A single number is wanted: how many lines of the data below include the string "Population"?
[[ SOURCE MATERIAL open ]]
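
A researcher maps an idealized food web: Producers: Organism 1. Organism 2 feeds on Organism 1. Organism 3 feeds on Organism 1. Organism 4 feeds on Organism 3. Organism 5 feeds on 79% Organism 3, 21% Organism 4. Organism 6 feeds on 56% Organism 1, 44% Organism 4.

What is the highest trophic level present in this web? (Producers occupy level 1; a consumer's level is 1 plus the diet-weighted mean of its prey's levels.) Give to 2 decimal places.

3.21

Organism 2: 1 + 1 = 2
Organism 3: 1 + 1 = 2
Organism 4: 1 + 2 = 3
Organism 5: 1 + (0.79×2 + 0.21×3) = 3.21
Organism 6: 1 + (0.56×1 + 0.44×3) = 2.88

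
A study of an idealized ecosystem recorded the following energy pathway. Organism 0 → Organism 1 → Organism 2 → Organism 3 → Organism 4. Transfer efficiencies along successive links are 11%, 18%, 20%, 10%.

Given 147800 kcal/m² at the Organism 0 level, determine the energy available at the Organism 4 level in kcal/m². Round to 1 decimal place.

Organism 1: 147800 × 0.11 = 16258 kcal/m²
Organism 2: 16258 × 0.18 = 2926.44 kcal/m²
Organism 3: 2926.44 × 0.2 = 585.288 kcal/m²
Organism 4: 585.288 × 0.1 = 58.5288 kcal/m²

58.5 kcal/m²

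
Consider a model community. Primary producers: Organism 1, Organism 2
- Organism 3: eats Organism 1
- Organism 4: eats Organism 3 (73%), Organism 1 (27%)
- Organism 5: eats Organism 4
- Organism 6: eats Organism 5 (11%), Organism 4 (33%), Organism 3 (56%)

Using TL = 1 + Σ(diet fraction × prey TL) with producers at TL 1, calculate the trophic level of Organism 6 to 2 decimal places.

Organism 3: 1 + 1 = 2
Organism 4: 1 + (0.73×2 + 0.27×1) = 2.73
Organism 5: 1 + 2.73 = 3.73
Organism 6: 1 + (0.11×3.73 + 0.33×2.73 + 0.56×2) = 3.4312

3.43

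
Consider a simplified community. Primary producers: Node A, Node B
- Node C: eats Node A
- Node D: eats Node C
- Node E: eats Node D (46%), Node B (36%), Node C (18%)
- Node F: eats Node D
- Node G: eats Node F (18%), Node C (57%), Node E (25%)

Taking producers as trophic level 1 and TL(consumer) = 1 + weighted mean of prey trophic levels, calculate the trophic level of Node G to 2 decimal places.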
[[ SOURCE MATERIAL closed ]]
[[ SOURCE MATERIAL open ]]
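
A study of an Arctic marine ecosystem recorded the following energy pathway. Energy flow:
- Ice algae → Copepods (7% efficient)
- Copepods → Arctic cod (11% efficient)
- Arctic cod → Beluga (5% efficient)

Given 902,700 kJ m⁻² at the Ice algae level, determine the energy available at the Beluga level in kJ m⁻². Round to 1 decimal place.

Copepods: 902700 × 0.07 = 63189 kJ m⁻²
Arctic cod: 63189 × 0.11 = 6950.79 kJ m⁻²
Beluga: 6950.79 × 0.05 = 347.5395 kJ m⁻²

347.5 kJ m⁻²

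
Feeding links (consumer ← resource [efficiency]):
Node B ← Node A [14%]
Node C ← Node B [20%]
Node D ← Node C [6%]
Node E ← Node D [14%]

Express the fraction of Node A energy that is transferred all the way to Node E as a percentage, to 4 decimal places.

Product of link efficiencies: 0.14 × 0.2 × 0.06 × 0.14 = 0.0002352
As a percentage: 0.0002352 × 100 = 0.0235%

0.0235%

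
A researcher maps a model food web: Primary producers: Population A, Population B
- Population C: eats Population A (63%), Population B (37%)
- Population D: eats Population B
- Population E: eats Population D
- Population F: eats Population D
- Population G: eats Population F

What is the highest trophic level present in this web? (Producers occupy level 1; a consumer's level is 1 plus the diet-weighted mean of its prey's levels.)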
[[ SOURCE MATERIAL closed ]]
- _THE COMPLETED TASK_:
6